- ACTION ITEM -
Take the entries below and retype them exactly.

──────────────────────────────

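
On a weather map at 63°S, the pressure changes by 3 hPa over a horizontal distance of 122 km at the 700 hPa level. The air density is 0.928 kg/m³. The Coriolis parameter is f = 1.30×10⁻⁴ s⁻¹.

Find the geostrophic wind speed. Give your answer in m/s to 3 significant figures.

20.4 m/s

Pressure gradient: |∂P/∂n| = 300 Pa / 122000 m = 2.46×10⁻³ Pa/m
Geostrophic balance (pressure-gradient force = Coriolis force):
V_g = (1/(fρ)) |∂P/∂n| = 2.46×10⁻³ / (1.30×10⁻⁴ × 0.928) = 20.4 m/s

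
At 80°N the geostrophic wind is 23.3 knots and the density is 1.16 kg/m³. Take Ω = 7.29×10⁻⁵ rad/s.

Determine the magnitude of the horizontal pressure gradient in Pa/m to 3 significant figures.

2.00×10⁻³ Pa/m

Coriolis parameter at 80°N:
f = 2Ω sin φ = 2 × 7.29×10⁻⁵ × sin 80° = 1.44×10⁻⁴ s⁻¹
Wind speed in SI: 23.3 knots = 12.0 m/s
Geostrophic balance rearranged: |∂P/∂n| = f ρ V_g
|∂P/∂n| = 1.44×10⁻⁴ × 1.16 × 12.0 = 2.00×10⁻³ Pa/m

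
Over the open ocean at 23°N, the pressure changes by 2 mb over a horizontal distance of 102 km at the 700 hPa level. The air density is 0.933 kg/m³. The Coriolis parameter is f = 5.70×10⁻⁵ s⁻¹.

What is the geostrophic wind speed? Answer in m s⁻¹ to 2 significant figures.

Pressure gradient: |∂P/∂n| = 200 Pa / 102000 m = 1.96×10⁻³ Pa/m
Geostrophic balance (pressure-gradient force = Coriolis force):
V_g = (1/(fρ)) |∂P/∂n| = 1.96×10⁻³ / (5.70×10⁻⁵ × 0.933) = 36.9 m/s

37 m s⁻¹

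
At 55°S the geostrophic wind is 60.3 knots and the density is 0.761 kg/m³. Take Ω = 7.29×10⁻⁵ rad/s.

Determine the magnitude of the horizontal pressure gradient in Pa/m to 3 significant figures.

2.82×10⁻³ Pa/m

Coriolis parameter at 55°S:
f = 2Ω sin φ = 2 × 7.29×10⁻⁵ × sin 55° = 1.19×10⁻⁴ s⁻¹
Wind speed in SI: 60.3 knots = 31.0 m/s
Geostrophic balance rearranged: |∂P/∂n| = f ρ V_g
|∂P/∂n| = 1.19×10⁻⁴ × 0.761 × 31.0 = 2.82×10⁻³ Pa/m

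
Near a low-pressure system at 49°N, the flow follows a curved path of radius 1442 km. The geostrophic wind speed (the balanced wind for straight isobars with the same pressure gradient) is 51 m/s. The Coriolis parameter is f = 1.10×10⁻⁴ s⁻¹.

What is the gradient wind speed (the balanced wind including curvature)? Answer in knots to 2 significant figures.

79 knots

Around a low, centrifugal force acts outward with Coriolis, so pressure-gradient force balances both:
(1/ρ)|∂P/∂n| = fV + V²/R  →  V² + fR·V − fR·V_g = 0
With fR = 1.10×10⁻⁴ × 1442×10³ m = 159 m/s:
V = [−fR + √((fR)² + 4 fR V_g)]/2 = [−159 + √(159² + 4×159×51)]/2 = 40.6 m/s
Subgeostrophic (V < V_g = 51 m/s), as expected around a low.
Converting: 40.6 m/s × 1.944 = 79 knots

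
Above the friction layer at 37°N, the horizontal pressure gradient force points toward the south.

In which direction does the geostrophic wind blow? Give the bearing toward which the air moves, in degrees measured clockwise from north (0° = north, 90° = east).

The pressure-gradient force points toward the south (bearing 180°).
Geostrophic balance: in the Northern Hemisphere the Coriolis force deflects motion to the right, so the geostrophic wind blows 90° to the right of the pressure-gradient force (low pressure on the left).
Rotating 180° by 90° clockwise gives 270° — the wind blows toward the west.

270°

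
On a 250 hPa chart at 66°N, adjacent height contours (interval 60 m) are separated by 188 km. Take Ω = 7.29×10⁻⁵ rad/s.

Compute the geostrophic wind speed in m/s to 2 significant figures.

24 m/s

Coriolis parameter at 66°N:
f = 2Ω sin φ = 2 × 7.29×10⁻⁵ × sin 66° = 1.33×10⁻⁴ s⁻¹
Height gradient: |∂Z/∂n| = 60 m / 188000 m = 3.19×10⁻⁴
On a pressure surface, geostrophic balance gives V_g = (g/f)|∂Z/∂n|:
V_g = 9.81 × 3.19×10⁻⁴ / 1.33×10⁻⁴ = 23.5 m/s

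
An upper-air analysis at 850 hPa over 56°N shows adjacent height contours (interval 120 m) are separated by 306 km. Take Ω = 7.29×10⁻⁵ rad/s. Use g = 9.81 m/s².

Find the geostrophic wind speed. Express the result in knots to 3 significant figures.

Coriolis parameter at 56°N:
f = 2Ω sin φ = 2 × 7.29×10⁻⁵ × sin 56° = 1.21×10⁻⁴ s⁻¹
Height gradient: |∂Z/∂n| = 120 m / 306000 m = 3.92×10⁻⁴
On a pressure surface, geostrophic balance gives V_g = (g/f)|∂Z/∂n|:
V_g = 9.81 × 3.92×10⁻⁴ / 1.21×10⁻⁴ = 31.8 m/s
Converting: 31.8 m/s × 1.944 = 61.9 knots

61.9 knots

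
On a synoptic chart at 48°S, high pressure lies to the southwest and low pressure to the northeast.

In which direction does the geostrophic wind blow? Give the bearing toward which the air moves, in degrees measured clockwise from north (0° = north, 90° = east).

The pressure-gradient force points toward the northeast (bearing 045°).
Geostrophic balance: in the Southern Hemisphere the Coriolis force deflects motion to the left, so the geostrophic wind blows 90° to the left of the pressure-gradient force (low pressure on the right).
Rotating 045° by 90° counterclockwise gives 315° — the wind blows toward the northwest.

315°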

──────────────────────────────

- RESULT FOR THIS EXERCISE -
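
On a weather map at 63°S, the pressure changes by 3 hPa over a horizontal distance of 122 km at the 700 hPa level. The air density is 0.928 kg/m³. The Coriolis parameter is f = 1.30×10⁻⁴ s⁻¹.

Find the geostrophic wind speed. Give your answer in m/s to 3 significant figures.

20.4 m/s

Pressure gradient: |∂P/∂n| = 300 Pa / 122000 m = 2.46×10⁻³ Pa/m
Geostrophic balance (pressure-gradient force = Coriolis force):
V_g = (1/(fρ)) |∂P/∂n| = 2.46×10⁻³ / (1.30×10⁻⁴ × 0.928) = 20.4 m/s

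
At 80°N the geostrophic wind is 23.3 knots and the density is 1.16 kg/m³. Take Ω = 7.29×10⁻⁵ rad/s.

Determine the magnitude of the horizontal pressure gradient in Pa/m to 3 significant figures.

2.00×10⁻³ Pa/m

Coriolis parameter at 80°N:
f = 2Ω sin φ = 2 × 7.29×10⁻⁵ × sin 80° = 1.44×10⁻⁴ s⁻¹
Wind speed in SI: 23.3 knots = 12.0 m/s
Geostrophic balance rearranged: |∂P/∂n| = f ρ V_g
|∂P/∂n| = 1.44×10⁻⁴ × 1.16 × 12.0 = 2.00×10⁻³ Pa/m

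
Over the open ocean at 23°N, the pressure changes by 2 mb over a horizontal distance of 102 km at the 700 hPa level. The air density is 0.933 kg/m³. The Coriolis parameter is f = 5.70×10⁻⁵ s⁻¹.

What is the geostrophic wind speed? Answer in m s⁻¹ to 2 significant figures.

Pressure gradient: |∂P/∂n| = 200 Pa / 102000 m = 1.96×10⁻³ Pa/m
Geostrophic balance (pressure-gradient force = Coriolis force):
V_g = (1/(fρ)) |∂P/∂n| = 1.96×10⁻³ / (5.70×10⁻⁵ × 0.933) = 36.9 m/s

37 m s⁻¹

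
At 55°S the geostrophic wind is 60.3 knots and the density is 0.761 kg/m³. Take Ω = 7.29×10⁻⁵ rad/s.

Determine the magnitude of the horizontal pressure gradient in Pa/m to 3 significant figures.

2.82×10⁻³ Pa/m

Coriolis parameter at 55°S:
f = 2Ω sin φ = 2 × 7.29×10⁻⁵ × sin 55° = 1.19×10⁻⁴ s⁻¹
Wind speed in SI: 60.3 knots = 31.0 m/s
Geostrophic balance rearranged: |∂P/∂n| = f ρ V_g
|∂P/∂n| = 1.19×10⁻⁴ × 0.761 × 31.0 = 2.82×10⁻³ Pa/m

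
Near a low-pressure system at 49°N, the flow follows a curved path of radius 1442 km. The geostrophic wind speed (the balanced wind for straight isobars with the same pressure gradient) is 51 m/s. The Coriolis parameter is f = 1.10×10⁻⁴ s⁻¹.

What is the gradient wind speed (the balanced wind including curvature)? Answer in knots to 2 significant figures.

79 knots

Around a low, centrifugal force acts outward with Coriolis, so pressure-gradient force balances both:
(1/ρ)|∂P/∂n| = fV + V²/R  →  V² + fR·V − fR·V_g = 0
With fR = 1.10×10⁻⁴ × 1442×10³ m = 159 m/s:
V = [−fR + √((fR)² + 4 fR V_g)]/2 = [−159 + √(159² + 4×159×51)]/2 = 40.6 m/s
Subgeostrophic (V < V_g = 51 m/s), as expected around a low.
Converting: 40.6 m/s × 1.944 = 79 knots

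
Above the friction layer at 37°N, the horizontal pressure gradient force points toward the south.

In which direction does the geostrophic wind blow? Give the bearing toward which the air moves, in degrees measured clockwise from north (0° = north, 90° = east).

The pressure-gradient force points toward the south (bearing 180°).
Geostrophic balance: in the Northern Hemisphere the Coriolis force deflects motion to the right, so the geostrophic wind blows 90° to the right of the pressure-gradient force (low pressure on the left).
Rotating 180° by 90° clockwise gives 270° — the wind blows toward the west.

270°

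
On a 250 hPa chart at 66°N, adjacent height contours (interval 60 m) are separated by 188 km. Take Ω = 7.29×10⁻⁵ rad/s.

Compute the geostrophic wind speed in m/s to 2 significant figures.

24 m/s

Coriolis parameter at 66°N:
f = 2Ω sin φ = 2 × 7.29×10⁻⁵ × sin 66° = 1.33×10⁻⁴ s⁻¹
Height gradient: |∂Z/∂n| = 60 m / 188000 m = 3.19×10⁻⁴
On a pressure surface, geostrophic balance gives V_g = (g/f)|∂Z/∂n|:
V_g = 9.81 × 3.19×10⁻⁴ / 1.33×10⁻⁴ = 23.5 m/s

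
An upper-air analysis at 850 hPa over 56°N shows adjacent height contours (interval 120 m) are separated by 306 km. Take Ω = 7.29×10⁻⁵ rad/s. Use g = 9.81 m/s².

Find the geostrophic wind speed. Express the result in knots to 3 significant figures.

Coriolis parameter at 56°N:
f = 2Ω sin φ = 2 × 7.29×10⁻⁵ × sin 56° = 1.21×10⁻⁴ s⁻¹
Height gradient: |∂Z/∂n| = 120 m / 306000 m = 3.92×10⁻⁴
On a pressure surface, geostrophic balance gives V_g = (g/f)|∂Z/∂n|:
V_g = 9.81 × 3.92×10⁻⁴ / 1.21×10⁻⁴ = 31.8 m/s
Converting: 31.8 m/s × 1.944 = 61.9 knots

61.9 knots

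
On a synoptic chart at 48°S, high pressure lies to the southwest and low pressure to the northeast.

In which direction does the geostrophic wind blow? Give the bearing toward which the air moves, in degrees measured clockwise from north (0° = north, 90° = east).

The pressure-gradient force points toward the northeast (bearing 045°).
Geostrophic balance: in the Southern Hemisphere the Coriolis force deflects motion to the left, so the geostrophic wind blows 90° to the left of the pressure-gradient force (low pressure on the right).
Rotating 045° by 90° counterclockwise gives 315° — the wind blows toward the northwest.

315°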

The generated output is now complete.